▶ _Problem requirements_:
Would you write out the data below exactly, with every line intact?

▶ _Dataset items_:
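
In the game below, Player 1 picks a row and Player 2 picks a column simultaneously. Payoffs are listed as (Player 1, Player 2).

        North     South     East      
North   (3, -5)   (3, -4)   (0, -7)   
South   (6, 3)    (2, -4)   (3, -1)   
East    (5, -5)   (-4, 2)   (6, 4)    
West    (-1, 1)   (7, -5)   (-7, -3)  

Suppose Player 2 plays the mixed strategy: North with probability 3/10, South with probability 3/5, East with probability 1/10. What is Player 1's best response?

South

Compute Player 1's expected payoff from each pure strategy against the given mix.
North: (3/10)·3 + (3/5)·3 + (1/10)·0 = 27/10
South: (3/10)·6 + (3/5)·2 + (1/10)·3 = 33/10
East: (3/10)·5 + (3/5)·(-4) + (1/10)·6 = -3/10
West: (3/10)·(-1) + (3/5)·7 + (1/10)·(-7) = 16/5
Highest expected payoff is 33/10, from South.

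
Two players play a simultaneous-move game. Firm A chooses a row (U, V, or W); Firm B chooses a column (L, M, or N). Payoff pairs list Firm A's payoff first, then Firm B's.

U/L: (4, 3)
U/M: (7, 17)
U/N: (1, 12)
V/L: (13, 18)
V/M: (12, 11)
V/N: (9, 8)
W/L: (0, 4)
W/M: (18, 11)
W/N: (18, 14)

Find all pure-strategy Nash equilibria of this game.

A profile is a Nash equilibrium when each player is best-responding to the other.
Firm A's best responses — vs L: V (payoff 13); vs M: W (payoff 18); vs N: W (payoff 18).
Firm B's best responses — vs U: M (payoff 17); vs V: L (payoff 18); vs W: N (payoff 14).
Mutual best responses occur at (V, L) and (W, N); at each, neither player gains by switching.

(V, L) and (W, N)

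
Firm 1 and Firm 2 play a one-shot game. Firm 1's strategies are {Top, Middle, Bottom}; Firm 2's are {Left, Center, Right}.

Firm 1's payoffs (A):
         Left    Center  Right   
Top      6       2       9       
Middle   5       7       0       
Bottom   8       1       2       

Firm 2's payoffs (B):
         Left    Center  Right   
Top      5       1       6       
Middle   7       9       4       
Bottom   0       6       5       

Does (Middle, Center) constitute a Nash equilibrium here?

Yes

Holding Firm 2 at Center: Firm 1 gets 7 from Middle, versus 2 from Top, 1 from Bottom. No profitable deviation for Firm 1.
Holding Firm 1 at Middle: Firm 2 gets 9 from Center, versus 7 from Left, 4 from Right. No profitable deviation for Firm 2 either.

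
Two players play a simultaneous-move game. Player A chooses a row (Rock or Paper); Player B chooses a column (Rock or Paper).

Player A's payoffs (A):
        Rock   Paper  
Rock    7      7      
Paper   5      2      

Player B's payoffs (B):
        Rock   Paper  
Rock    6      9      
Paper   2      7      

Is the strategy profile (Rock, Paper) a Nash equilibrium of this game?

Yes

Holding Player B at Paper: Player A gets 7 from Rock, versus 2 from Paper. No profitable deviation for Player A.
Holding Player A at Rock: Player B gets 9 from Paper, versus 6 from Rock. No profitable deviation for Player B either.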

▶ _Exercise solution_:
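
In the game below, Player 1 picks a row and Player 2 picks a column simultaneously. Payoffs are listed as (Player 1, Player 2).

        North     South     East      
North   (3, -5)   (3, -4)   (0, -7)   
South   (6, 3)    (2, -4)   (3, -1)   
East    (5, -5)   (-4, 2)   (6, 4)    
West    (-1, 1)   (7, -5)   (-7, -3)  

Suppose Player 2 plays the mixed strategy: North with probability 3/10, South with probability 3/5, East with probability 1/10. What is Player 1's best response?

South

Compute Player 1's expected payoff from each pure strategy against the given mix.
North: (3/10)·3 + (3/5)·3 + (1/10)·0 = 27/10
South: (3/10)·6 + (3/5)·2 + (1/10)·3 = 33/10
East: (3/10)·5 + (3/5)·(-4) + (1/10)·6 = -3/10
West: (3/10)·(-1) + (3/5)·7 + (1/10)·(-7) = 16/5
Highest expected payoff is 33/10, from South.

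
Two players play a simultaneous-move game. Firm A chooses a row (U, V, or W); Firm B chooses a column (L, M, or N). Payoff pairs list Firm A's payoff first, then Firm B's.

U/L: (4, 3)
U/M: (7, 17)
U/N: (1, 12)
V/L: (13, 18)
V/M: (12, 11)
V/N: (9, 8)
W/L: (0, 4)
W/M: (18, 11)
W/N: (18, 14)

Find all pure-strategy Nash equilibria of this game.

A profile is a Nash equilibrium when each player is best-responding to the other.
Firm A's best responses — vs L: V (payoff 13); vs M: W (payoff 18); vs N: W (payoff 18).
Firm B's best responses — vs U: M (payoff 17); vs V: L (payoff 18); vs W: N (payoff 14).
Mutual best responses occur at (V, L) and (W, N); at each, neither player gains by switching.

(V, L) and (W, N)

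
Firm 1 and Firm 2 play a one-shot game. Firm 1's strategies are {Top, Middle, Bottom}; Firm 2's are {Left, Center, Right}.

Firm 1's payoffs (A):
         Left    Center  Right   
Top      6       2       9       
Middle   5       7       0       
Bottom   8       1       2       

Firm 2's payoffs (B):
         Left    Center  Right   
Top      5       1       6       
Middle   7       9       4       
Bottom   0       6       5       

Does (Middle, Center) constitute a Nash equilibrium here?

Yes

Holding Firm 2 at Center: Firm 1 gets 7 from Middle, versus 2 from Top, 1 from Bottom. No profitable deviation for Firm 1.
Holding Firm 1 at Middle: Firm 2 gets 9 from Center, versus 7 from Left, 4 from Right. No profitable deviation for Firm 2 either.

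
Two players play a simultaneous-move game. Player A chooses a row (Rock or Paper); Player B chooses a column (Rock or Paper).

Player A's payoffs (A):
        Rock   Paper  
Rock    7      7      
Paper   5      2      

Player B's payoffs (B):
        Rock   Paper  
Rock    6      9      
Paper   2      7      

Is the strategy profile (Rock, Paper) a Nash equilibrium of this game?

Yes

Holding Player B at Paper: Player A gets 7 from Rock, versus 2 from Paper. No profitable deviation for Player A.
Holding Player A at Rock: Player B gets 9 from Paper, versus 6 from Rock. No profitable deviation for Player B either.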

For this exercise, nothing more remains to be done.